Collected data entries
[Start of Attachment]

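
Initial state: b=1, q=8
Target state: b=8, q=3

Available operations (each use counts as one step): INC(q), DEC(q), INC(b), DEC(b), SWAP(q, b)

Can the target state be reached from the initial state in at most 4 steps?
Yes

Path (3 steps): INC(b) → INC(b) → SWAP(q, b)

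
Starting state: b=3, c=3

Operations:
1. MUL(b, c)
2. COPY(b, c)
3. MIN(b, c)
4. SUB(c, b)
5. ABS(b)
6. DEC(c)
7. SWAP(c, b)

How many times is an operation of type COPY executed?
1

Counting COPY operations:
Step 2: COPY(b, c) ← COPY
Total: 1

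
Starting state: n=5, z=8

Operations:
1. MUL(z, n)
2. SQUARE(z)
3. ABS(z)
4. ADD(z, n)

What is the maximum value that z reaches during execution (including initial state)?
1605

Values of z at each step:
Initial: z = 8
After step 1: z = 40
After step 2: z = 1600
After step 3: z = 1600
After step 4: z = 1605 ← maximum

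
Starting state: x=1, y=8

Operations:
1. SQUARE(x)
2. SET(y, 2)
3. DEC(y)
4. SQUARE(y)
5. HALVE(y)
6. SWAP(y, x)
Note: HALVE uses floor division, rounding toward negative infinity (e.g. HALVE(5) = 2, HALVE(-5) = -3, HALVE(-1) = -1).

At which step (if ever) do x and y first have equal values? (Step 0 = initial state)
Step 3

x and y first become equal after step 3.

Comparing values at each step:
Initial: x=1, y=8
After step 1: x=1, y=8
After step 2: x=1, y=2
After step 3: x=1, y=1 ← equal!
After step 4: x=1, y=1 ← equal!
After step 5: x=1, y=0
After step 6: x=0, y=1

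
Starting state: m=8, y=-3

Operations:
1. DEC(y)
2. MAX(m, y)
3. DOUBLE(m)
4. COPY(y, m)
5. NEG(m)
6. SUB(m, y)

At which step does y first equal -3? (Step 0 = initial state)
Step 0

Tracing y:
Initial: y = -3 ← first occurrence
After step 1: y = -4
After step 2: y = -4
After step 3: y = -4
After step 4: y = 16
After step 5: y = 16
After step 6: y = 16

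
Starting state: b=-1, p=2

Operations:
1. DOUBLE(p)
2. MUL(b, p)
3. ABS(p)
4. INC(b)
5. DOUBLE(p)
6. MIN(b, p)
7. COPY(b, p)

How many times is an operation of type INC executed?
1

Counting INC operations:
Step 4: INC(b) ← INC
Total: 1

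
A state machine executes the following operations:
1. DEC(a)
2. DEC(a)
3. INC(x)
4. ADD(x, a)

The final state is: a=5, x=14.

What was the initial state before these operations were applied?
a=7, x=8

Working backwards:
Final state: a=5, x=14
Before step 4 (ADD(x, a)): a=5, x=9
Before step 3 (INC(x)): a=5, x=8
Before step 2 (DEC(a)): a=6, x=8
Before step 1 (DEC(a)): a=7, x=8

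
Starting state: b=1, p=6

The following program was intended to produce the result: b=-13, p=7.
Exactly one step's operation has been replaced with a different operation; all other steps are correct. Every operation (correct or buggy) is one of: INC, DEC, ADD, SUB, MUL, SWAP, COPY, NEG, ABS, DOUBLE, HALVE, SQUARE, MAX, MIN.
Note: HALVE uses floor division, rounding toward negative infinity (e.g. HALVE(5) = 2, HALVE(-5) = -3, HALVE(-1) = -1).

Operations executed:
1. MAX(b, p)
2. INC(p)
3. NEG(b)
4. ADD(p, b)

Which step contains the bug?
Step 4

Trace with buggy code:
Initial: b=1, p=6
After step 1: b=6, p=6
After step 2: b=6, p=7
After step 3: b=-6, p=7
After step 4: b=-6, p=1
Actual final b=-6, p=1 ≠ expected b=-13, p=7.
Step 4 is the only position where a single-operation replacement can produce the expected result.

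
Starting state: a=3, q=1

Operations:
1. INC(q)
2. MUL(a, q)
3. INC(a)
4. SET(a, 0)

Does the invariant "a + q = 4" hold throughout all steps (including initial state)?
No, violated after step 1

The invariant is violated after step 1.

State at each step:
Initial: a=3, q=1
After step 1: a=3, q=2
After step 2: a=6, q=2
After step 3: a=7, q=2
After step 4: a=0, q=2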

[End of Attachment]
[Start of Attachment]

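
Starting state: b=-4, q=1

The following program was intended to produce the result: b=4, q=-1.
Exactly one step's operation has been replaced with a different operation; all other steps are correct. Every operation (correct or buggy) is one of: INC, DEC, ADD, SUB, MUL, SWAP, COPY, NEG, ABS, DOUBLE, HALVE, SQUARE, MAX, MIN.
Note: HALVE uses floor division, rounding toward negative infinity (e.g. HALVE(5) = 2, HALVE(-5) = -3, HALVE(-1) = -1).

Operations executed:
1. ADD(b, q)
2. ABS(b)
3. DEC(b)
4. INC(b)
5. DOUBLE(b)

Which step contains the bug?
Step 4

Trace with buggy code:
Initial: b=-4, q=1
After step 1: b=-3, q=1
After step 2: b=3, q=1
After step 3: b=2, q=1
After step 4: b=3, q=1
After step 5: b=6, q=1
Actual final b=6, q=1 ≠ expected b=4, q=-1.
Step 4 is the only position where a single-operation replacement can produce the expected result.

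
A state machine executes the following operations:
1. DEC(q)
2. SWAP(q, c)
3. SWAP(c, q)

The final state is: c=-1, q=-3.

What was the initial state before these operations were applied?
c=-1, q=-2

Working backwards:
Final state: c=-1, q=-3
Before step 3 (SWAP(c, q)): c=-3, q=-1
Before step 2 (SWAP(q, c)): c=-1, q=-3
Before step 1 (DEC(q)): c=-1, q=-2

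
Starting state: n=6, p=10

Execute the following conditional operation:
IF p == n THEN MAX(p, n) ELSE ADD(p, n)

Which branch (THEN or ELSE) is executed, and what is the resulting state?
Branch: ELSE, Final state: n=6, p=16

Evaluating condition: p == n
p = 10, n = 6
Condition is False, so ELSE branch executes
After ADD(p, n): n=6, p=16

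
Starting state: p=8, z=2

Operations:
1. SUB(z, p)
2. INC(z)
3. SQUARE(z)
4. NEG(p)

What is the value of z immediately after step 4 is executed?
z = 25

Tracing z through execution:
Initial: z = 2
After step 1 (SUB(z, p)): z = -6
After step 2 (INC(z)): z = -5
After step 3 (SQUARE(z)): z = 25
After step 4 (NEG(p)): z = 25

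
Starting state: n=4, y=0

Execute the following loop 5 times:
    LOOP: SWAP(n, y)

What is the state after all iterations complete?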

[End of Attachment]

Every line with "program" in it should be copied from the entries above.

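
The following program was intended to produce the result: b=-13, p=7.
The following program was intended to produce the result: b=4, q=-1.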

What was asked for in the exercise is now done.